§ The problem:
If a line contains "6. rotate_crank_by(-47°)", it is the last one to write out; begin with the first line of the records and copy each exactly.

Extracted records
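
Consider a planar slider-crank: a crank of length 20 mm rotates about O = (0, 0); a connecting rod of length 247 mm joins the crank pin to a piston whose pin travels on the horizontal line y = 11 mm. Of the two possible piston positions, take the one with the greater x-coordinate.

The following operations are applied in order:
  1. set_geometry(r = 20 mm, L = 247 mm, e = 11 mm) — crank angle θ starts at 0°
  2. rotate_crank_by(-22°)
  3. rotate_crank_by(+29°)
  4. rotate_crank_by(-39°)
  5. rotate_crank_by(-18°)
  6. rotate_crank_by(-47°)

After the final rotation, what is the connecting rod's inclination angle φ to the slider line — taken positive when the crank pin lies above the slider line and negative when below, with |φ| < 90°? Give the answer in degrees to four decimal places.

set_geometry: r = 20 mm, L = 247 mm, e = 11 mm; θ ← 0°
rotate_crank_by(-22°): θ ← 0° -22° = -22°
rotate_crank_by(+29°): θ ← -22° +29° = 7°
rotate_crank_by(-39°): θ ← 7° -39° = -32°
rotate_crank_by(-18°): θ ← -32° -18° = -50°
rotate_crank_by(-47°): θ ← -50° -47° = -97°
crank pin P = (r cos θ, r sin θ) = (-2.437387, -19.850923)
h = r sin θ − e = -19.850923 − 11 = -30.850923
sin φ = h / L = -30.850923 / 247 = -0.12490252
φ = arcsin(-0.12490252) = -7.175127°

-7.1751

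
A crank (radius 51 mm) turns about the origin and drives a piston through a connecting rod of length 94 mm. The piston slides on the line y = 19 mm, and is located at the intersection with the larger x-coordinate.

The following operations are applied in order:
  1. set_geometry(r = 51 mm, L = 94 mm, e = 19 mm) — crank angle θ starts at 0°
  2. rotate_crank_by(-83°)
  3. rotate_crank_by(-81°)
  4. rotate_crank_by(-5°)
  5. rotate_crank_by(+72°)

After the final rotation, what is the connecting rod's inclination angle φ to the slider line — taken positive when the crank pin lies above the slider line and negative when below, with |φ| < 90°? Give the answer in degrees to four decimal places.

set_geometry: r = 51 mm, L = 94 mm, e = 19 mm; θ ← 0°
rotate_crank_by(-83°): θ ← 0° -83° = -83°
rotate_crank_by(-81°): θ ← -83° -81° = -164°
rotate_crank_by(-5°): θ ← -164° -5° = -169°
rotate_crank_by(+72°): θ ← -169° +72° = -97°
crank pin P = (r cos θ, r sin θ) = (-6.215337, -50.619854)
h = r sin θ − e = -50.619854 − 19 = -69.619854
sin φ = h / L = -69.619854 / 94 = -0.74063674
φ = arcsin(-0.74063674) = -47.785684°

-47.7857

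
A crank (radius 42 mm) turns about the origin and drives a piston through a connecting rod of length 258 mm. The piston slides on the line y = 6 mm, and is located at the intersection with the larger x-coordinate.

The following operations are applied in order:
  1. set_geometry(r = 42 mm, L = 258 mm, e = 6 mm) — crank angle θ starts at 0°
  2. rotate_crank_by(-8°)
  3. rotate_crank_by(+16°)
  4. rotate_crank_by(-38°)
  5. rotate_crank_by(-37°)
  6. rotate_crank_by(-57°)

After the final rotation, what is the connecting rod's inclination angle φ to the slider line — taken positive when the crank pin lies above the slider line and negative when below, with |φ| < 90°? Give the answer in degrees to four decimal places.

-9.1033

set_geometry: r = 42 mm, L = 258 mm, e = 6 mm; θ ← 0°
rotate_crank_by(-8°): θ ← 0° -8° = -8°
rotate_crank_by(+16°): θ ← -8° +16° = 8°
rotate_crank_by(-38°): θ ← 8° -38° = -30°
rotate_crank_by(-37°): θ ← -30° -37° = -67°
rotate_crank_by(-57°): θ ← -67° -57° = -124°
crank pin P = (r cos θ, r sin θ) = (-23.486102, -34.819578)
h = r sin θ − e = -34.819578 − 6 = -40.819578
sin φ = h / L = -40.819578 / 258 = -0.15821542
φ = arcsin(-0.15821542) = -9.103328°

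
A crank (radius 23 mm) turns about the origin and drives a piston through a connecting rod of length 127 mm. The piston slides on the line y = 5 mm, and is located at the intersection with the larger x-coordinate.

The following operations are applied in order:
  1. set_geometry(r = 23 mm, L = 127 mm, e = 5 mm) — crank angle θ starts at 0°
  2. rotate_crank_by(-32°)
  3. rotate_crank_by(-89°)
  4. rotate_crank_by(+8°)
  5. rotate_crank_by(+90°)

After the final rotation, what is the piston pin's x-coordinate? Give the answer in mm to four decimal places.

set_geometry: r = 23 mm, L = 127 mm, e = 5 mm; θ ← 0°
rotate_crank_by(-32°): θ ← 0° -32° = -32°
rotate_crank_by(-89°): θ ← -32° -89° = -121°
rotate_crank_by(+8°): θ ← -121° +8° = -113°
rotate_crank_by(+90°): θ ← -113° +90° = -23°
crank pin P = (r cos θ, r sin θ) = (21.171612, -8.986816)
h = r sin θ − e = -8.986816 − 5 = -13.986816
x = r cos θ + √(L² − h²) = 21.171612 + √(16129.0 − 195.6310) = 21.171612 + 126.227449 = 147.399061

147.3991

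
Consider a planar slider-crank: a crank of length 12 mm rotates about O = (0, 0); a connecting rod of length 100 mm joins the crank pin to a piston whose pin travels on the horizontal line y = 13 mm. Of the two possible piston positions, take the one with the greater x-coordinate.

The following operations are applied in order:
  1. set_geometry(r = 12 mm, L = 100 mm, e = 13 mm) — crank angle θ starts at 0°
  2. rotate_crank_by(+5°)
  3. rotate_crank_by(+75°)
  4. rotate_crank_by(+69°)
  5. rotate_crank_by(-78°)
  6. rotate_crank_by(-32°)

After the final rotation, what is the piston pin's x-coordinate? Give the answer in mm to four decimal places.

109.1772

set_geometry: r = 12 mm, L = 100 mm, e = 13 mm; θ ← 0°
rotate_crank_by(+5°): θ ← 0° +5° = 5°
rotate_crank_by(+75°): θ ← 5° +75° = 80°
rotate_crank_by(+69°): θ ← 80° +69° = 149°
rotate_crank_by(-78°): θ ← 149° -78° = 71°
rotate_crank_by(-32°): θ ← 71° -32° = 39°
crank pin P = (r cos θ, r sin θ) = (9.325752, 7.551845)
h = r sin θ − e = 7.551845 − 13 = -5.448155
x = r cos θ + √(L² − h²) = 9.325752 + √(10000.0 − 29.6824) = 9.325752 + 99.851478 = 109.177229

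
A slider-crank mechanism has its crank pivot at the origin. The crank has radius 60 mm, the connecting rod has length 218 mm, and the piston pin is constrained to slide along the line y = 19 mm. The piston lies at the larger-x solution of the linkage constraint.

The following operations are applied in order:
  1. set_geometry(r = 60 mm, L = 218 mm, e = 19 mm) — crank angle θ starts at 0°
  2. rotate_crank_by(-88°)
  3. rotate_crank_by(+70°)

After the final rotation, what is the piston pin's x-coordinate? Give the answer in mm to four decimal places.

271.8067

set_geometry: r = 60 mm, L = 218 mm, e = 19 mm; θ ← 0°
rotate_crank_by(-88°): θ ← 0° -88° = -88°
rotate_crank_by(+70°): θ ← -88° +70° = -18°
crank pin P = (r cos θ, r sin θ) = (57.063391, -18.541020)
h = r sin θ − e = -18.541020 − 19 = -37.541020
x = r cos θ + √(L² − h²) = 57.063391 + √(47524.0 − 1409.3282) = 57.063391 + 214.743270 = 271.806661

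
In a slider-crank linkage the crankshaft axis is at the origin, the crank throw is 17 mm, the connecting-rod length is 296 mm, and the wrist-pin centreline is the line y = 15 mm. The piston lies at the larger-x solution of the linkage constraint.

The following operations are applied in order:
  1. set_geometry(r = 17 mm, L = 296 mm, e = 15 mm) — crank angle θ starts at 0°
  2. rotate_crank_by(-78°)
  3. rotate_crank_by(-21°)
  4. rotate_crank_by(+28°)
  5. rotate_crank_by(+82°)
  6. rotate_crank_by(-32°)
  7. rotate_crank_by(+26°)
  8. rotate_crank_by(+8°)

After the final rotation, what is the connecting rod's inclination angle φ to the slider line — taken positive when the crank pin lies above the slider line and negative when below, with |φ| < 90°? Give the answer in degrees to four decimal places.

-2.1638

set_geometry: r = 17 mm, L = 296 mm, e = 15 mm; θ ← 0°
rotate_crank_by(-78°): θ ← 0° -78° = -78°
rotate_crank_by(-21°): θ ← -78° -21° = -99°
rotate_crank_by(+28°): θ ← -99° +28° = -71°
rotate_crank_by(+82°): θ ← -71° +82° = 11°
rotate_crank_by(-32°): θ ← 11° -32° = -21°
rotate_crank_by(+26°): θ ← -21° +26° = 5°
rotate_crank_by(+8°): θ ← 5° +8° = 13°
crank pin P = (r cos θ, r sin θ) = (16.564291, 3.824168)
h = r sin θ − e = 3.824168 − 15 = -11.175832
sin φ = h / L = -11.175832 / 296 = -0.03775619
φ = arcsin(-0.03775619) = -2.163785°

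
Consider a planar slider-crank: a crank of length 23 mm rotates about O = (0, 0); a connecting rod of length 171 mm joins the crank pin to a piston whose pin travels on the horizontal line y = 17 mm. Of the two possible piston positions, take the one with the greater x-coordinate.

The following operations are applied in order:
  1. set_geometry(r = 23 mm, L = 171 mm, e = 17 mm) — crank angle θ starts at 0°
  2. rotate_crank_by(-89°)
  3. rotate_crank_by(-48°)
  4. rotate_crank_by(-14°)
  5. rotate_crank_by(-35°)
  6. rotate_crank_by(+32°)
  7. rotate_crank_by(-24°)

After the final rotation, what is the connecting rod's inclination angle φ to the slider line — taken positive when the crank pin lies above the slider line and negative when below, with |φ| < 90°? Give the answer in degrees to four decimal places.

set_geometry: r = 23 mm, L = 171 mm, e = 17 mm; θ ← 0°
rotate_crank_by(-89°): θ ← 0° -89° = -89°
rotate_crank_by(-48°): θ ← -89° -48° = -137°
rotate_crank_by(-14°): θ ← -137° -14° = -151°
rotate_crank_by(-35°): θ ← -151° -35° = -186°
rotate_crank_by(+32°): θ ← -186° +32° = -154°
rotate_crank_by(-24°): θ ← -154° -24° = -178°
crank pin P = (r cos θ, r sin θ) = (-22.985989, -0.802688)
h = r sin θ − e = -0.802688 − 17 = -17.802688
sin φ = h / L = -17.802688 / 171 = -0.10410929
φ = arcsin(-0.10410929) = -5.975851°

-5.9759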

§ Output of the exercise:
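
Consider a planar slider-crank: a crank of length 20 mm rotates about O = (0, 0); a connecting rod of length 247 mm joins the crank pin to a piston whose pin travels on the horizontal line y = 11 mm. Of the two possible piston positions, take the one with the greater x-coordinate.

The following operations are applied in order:
  1. set_geometry(r = 20 mm, L = 247 mm, e = 11 mm) — crank angle θ starts at 0°
  2. rotate_crank_by(-22°)
  3. rotate_crank_by(+29°)
  4. rotate_crank_by(-39°)
  5. rotate_crank_by(-18°)
  6. rotate_crank_by(-47°)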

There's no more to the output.